▶ Provided data:
______________________________
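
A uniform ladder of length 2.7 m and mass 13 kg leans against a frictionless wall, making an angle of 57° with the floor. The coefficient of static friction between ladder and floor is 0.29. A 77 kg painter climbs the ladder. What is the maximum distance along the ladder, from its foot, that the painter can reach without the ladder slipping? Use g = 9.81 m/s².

Take moments about the foot of the ladder.
Ladder weight 13×9.81 = 127.5 N acts at 1.35 m along the ladder; its horizontal arm is 1.35·cos57° = 0.7353 m → τ = 93.75 N·m clockwise.
Painter weight 77×9.81 = 755.4 N at distance d → arm d·cos57° → τ = 755.4·d·0.5446 clockwise.
Wall normal N at the top has arm L sinθ = 2.264 m counterclockwise, so Στ = 0 gives N·2.264 = 93.75 + 411.4·d.
ΣFy = 0 ⇒ N_floor = 882.9 N, so the maximum friction is μ_s·N_floor = 0.29×882.9 = 256 N. ΣFx = 0 ⇒ N_wall = f, so at the slipping point N = 256 N.
Substituting: 256×2.264 = 93.75 + 411.4·d ⇒ d = (579.6 − 93.75) / 411.4 = 1.18 m.

d ≈ 1.18 m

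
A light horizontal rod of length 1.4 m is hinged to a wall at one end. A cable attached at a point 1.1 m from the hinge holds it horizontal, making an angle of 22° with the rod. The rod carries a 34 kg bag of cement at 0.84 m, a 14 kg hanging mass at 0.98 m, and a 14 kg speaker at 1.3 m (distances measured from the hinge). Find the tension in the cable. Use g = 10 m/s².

Choose the hinge as the axis so the unknown hinge reaction has zero arm there.
Bag of cement: 34 × 10 = 340 N down at 0.84 m → arm 0.84 m, τ = 340 × 0.84 = 285.6 N·m clockwise.
Hanging mass: 14 × 10 = 140 N down at 0.98 m → arm 0.98 m, τ = 140 × 0.98 = 137.2 N·m clockwise.
Speaker: 14 × 10 = 140 N down at 1.3 m → arm 1.3 m, τ = 140 × 1.3 = 182 N·m clockwise.
Total clockwise load moment = 604.8 N·m.
The cable tension T acts at 1.1 m; only its component perpendicular to the rod, T sinθ, produces torque. sin 22° = 0.3746.
Στ = 0 ⇒ T × 1.1 × 0.3746 = 604.8 ⇒ T = 604.8 / 0.4121 = 1470 N.

T ≈ 1470 N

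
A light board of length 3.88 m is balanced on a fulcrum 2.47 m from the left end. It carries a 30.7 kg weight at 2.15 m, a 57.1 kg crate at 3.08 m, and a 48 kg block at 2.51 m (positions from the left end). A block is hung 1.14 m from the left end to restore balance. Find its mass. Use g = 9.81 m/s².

m ≈ 20.2 kg

Taking torques about the fulcrum (at 2.47 m from the left end):
Weight: 30.7 × 9.81 = 301.2 N down at 2.15 m → arm 0.32 m, τ = 301.2 × 0.32 = 96.38 N·m counterclockwise.
Crate: 57.1 × 9.81 = 560.2 N down at 3.08 m → arm 0.61 m, τ = 560.2 × 0.61 = 341.7 N·m clockwise.
Block: 48 × 9.81 = 470.9 N down at 2.51 m → arm 0.04 m, τ = 470.9 × 0.04 = 18.84 N·m clockwise.
Net moment of known loads = 264.2 N·m clockwise.
An unknown mass m at 1.14 m has arm 1.33 m; its moment is m·g·1.33 counterclockwise.
Setting net torque to zero: m × 9.81 × 1.33 = 264.2 → m = 264.2 / (9.81 × 1.33) = 20.2 kg.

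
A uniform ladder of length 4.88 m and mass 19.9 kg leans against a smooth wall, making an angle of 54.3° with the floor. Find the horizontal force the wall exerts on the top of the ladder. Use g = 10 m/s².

Take moments about the foot of the ladder.
Ladder weight 19.9×10 = 199 N acts at 2.44 m along the ladder; its horizontal arm is 2.44·cos54.3° = 1.424 m → τ = 283.4 N·m clockwise.
Wall normal N acts horizontally at the top; its moment arm is the height L sinθ = 4.88·sin54.3° = 3.963 m, counterclockwise.
For rotational equilibrium, N × 3.963 = 283.4, so N = 71.5 N.

N_wall ≈ 71.5 N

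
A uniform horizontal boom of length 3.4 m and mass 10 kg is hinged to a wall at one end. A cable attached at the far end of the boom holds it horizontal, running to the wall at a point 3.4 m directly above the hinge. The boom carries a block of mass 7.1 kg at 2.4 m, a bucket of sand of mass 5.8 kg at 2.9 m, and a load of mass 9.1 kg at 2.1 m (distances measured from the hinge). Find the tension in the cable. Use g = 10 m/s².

T ≈ 291 N

Choose the hinge as the axis so the unknown hinge reaction has zero arm there.
Beam weight: 10 × 10 = 100 N down at 1.7 m → arm 1.7 m, τ = 100 × 1.7 = 170 N·m clockwise.
Block: 7.1 × 10 = 71 N down at 2.4 m → arm 2.4 m, τ = 71 × 2.4 = 170.4 N·m clockwise.
Bucket of sand: 5.8 × 10 = 58 N down at 2.9 m → arm 2.9 m, τ = 58 × 2.9 = 168.2 N·m clockwise.
Load: 9.1 × 10 = 91 N down at 2.1 m → arm 2.1 m, τ = 91 × 2.1 = 191.1 N·m clockwise.
Total clockwise load moment = 699.7 N·m.
The cable tension T acts at 3.4 m; only its component perpendicular to the boom, T sinθ, produces torque. sinθ = h/√(h²+d²) = 3.4/√(3.4²+3.4²) = 0.7071.
Balancing moments: T × 3.4 × 0.7071 = 699.7, giving T = 699.7 / 2.404 = 291 N.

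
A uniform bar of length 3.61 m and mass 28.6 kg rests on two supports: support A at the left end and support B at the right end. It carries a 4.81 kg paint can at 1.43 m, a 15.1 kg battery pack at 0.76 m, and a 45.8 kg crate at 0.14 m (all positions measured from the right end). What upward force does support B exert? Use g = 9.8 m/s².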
______________________________
▶ Your instructions: Every line above should be output exactly as it stands.

▶ Output:
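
A uniform ladder of length 2.7 m and mass 13 kg leans against a frictionless wall, making an angle of 57° with the floor. The coefficient of static friction between ladder and floor is 0.29. A 77 kg painter climbs the ladder. What is the maximum distance along the ladder, from its foot, that the painter can reach without the ladder slipping? Use g = 9.81 m/s².

Take moments about the foot of the ladder.
Ladder weight 13×9.81 = 127.5 N acts at 1.35 m along the ladder; its horizontal arm is 1.35·cos57° = 0.7353 m → τ = 93.75 N·m clockwise.
Painter weight 77×9.81 = 755.4 N at distance d → arm d·cos57° → τ = 755.4·d·0.5446 clockwise.
Wall normal N at the top has arm L sinθ = 2.264 m counterclockwise, so Στ = 0 gives N·2.264 = 93.75 + 411.4·d.
ΣFy = 0 ⇒ N_floor = 882.9 N, so the maximum friction is μ_s·N_floor = 0.29×882.9 = 256 N. ΣFx = 0 ⇒ N_wall = f, so at the slipping point N = 256 N.
Substituting: 256×2.264 = 93.75 + 411.4·d ⇒ d = (579.6 − 93.75) / 411.4 = 1.18 m.

d ≈ 1.18 m

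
A light horizontal rod of length 1.4 m is hinged to a wall at one end. A cable attached at a point 1.1 m from the hinge holds it horizontal, making an angle of 22° with the rod. The rod carries a 34 kg bag of cement at 0.84 m, a 14 kg hanging mass at 0.98 m, and a 14 kg speaker at 1.3 m (distances measured from the hinge). Find the tension in the cable. Use g = 10 m/s².

Choose the hinge as the axis so the unknown hinge reaction has zero arm there.
Bag of cement: 34 × 10 = 340 N down at 0.84 m → arm 0.84 m, τ = 340 × 0.84 = 285.6 N·m clockwise.
Hanging mass: 14 × 10 = 140 N down at 0.98 m → arm 0.98 m, τ = 140 × 0.98 = 137.2 N·m clockwise.
Speaker: 14 × 10 = 140 N down at 1.3 m → arm 1.3 m, τ = 140 × 1.3 = 182 N·m clockwise.
Total clockwise load moment = 604.8 N·m.
The cable tension T acts at 1.1 m; only its component perpendicular to the rod, T sinθ, produces torque. sin 22° = 0.3746.
Στ = 0 ⇒ T × 1.1 × 0.3746 = 604.8 ⇒ T = 604.8 / 0.4121 = 1470 N.

T ≈ 1470 N

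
A light board of length 3.88 m is balanced on a fulcrum 2.47 m from the left end. It carries a 30.7 kg weight at 2.15 m, a 57.1 kg crate at 3.08 m, and a 48 kg block at 2.51 m (positions from the left end). A block is hung 1.14 m from the left end to restore balance. Find its mass. Use g = 9.81 m/s².

m ≈ 20.2 kg

Taking torques about the fulcrum (at 2.47 m from the left end):
Weight: 30.7 × 9.81 = 301.2 N down at 2.15 m → arm 0.32 m, τ = 301.2 × 0.32 = 96.38 N·m counterclockwise.
Crate: 57.1 × 9.81 = 560.2 N down at 3.08 m → arm 0.61 m, τ = 560.2 × 0.61 = 341.7 N·m clockwise.
Block: 48 × 9.81 = 470.9 N down at 2.51 m → arm 0.04 m, τ = 470.9 × 0.04 = 18.84 N·m clockwise.
Net moment of known loads = 264.2 N·m clockwise.
An unknown mass m at 1.14 m has arm 1.33 m; its moment is m·g·1.33 counterclockwise.
Setting net torque to zero: m × 9.81 × 1.33 = 264.2 → m = 264.2 / (9.81 × 1.33) = 20.2 kg.

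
A uniform ladder of length 4.88 m and mass 19.9 kg leans against a smooth wall, making an angle of 54.3° with the floor. Find the horizontal force the wall exerts on the top of the ladder. Use g = 10 m/s².

Take moments about the foot of the ladder.
Ladder weight 19.9×10 = 199 N acts at 2.44 m along the ladder; its horizontal arm is 2.44·cos54.3° = 1.424 m → τ = 283.4 N·m clockwise.
Wall normal N acts horizontally at the top; its moment arm is the height L sinθ = 4.88·sin54.3° = 3.963 m, counterclockwise.
For rotational equilibrium, N × 3.963 = 283.4, so N = 71.5 N.

N_wall ≈ 71.5 N

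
A uniform horizontal boom of length 3.4 m and mass 10 kg is hinged to a wall at one end. A cable attached at the far end of the boom holds it horizontal, running to the wall at a point 3.4 m directly above the hinge. The boom carries a block of mass 7.1 kg at 2.4 m, a bucket of sand of mass 5.8 kg at 2.9 m, and a load of mass 9.1 kg at 2.1 m (distances measured from the hinge). Find the tension in the cable. Use g = 10 m/s².

T ≈ 291 N

Choose the hinge as the axis so the unknown hinge reaction has zero arm there.
Beam weight: 10 × 10 = 100 N down at 1.7 m → arm 1.7 m, τ = 100 × 1.7 = 170 N·m clockwise.
Block: 7.1 × 10 = 71 N down at 2.4 m → arm 2.4 m, τ = 71 × 2.4 = 170.4 N·m clockwise.
Bucket of sand: 5.8 × 10 = 58 N down at 2.9 m → arm 2.9 m, τ = 58 × 2.9 = 168.2 N·m clockwise.
Load: 9.1 × 10 = 91 N down at 2.1 m → arm 2.1 m, τ = 91 × 2.1 = 191.1 N·m clockwise.
Total clockwise load moment = 699.7 N·m.
The cable tension T acts at 3.4 m; only its component perpendicular to the boom, T sinθ, produces torque. sinθ = h/√(h²+d²) = 3.4/√(3.4²+3.4²) = 0.7071.
Balancing moments: T × 3.4 × 0.7071 = 699.7, giving T = 699.7 / 2.404 = 291 N.

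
A uniform bar of length 3.61 m and mass 28.6 kg rests on two supports: support A at the left end and support B at the right end. It carries a 4.81 kg paint can at 1.43 m, a 15.1 kg battery pack at 0.76 m, and a 45.8 kg crate at 0.14 m (all positions measured from the right end). What upward force does support B exert? Use g = 9.8 m/s².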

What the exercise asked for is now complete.